::: The data

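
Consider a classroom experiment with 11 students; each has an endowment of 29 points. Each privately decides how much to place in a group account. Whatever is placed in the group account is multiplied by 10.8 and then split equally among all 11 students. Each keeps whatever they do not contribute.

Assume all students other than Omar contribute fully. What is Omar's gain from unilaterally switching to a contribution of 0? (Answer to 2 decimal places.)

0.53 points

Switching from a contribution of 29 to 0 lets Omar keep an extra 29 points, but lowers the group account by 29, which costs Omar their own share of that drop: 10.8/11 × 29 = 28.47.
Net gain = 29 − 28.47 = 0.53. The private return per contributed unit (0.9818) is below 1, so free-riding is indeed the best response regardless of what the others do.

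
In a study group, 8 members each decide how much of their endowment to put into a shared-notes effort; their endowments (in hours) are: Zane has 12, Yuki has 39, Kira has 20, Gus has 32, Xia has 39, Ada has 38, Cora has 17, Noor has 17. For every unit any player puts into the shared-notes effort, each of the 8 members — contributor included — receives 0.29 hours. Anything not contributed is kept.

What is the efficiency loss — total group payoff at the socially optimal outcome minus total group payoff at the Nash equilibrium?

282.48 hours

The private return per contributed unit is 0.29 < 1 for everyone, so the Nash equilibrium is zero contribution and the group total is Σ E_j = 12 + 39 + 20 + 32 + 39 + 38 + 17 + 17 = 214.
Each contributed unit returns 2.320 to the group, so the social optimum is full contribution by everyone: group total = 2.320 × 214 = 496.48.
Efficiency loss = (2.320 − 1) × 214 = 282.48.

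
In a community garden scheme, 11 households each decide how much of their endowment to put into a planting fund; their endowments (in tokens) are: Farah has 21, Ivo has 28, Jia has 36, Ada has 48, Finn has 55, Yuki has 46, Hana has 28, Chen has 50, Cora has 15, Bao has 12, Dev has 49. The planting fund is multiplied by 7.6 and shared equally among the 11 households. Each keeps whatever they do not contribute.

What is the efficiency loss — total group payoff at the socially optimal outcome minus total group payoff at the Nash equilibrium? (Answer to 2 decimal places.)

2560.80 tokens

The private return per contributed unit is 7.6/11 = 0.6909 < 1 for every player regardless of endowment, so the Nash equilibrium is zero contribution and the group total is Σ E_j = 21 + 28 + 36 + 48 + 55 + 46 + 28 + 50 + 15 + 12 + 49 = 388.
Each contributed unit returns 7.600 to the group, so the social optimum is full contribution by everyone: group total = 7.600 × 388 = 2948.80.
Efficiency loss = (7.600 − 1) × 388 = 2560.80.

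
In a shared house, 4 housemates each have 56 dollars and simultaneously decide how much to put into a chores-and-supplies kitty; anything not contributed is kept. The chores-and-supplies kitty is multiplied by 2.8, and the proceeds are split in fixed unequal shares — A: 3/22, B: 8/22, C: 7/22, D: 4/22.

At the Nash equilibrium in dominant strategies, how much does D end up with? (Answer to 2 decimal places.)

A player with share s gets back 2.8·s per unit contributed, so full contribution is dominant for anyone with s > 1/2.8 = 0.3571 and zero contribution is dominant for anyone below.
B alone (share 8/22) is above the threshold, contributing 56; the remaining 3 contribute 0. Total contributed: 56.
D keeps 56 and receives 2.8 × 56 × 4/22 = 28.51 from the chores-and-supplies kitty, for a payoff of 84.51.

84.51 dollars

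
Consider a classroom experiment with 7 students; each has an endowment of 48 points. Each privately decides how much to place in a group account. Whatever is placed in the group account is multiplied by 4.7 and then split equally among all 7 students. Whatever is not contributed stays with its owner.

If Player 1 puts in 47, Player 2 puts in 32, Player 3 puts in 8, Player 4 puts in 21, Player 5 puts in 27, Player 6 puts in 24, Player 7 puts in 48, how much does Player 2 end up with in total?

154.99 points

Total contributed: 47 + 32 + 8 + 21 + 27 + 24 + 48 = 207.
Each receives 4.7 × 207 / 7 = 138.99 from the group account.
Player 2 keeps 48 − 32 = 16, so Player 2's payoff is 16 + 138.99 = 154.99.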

::::::

■ **Task objective**
If a line holds the string "Consider", it counts; please state how many such lines there are in the data, with nothing more.

■ **Result of the task**
2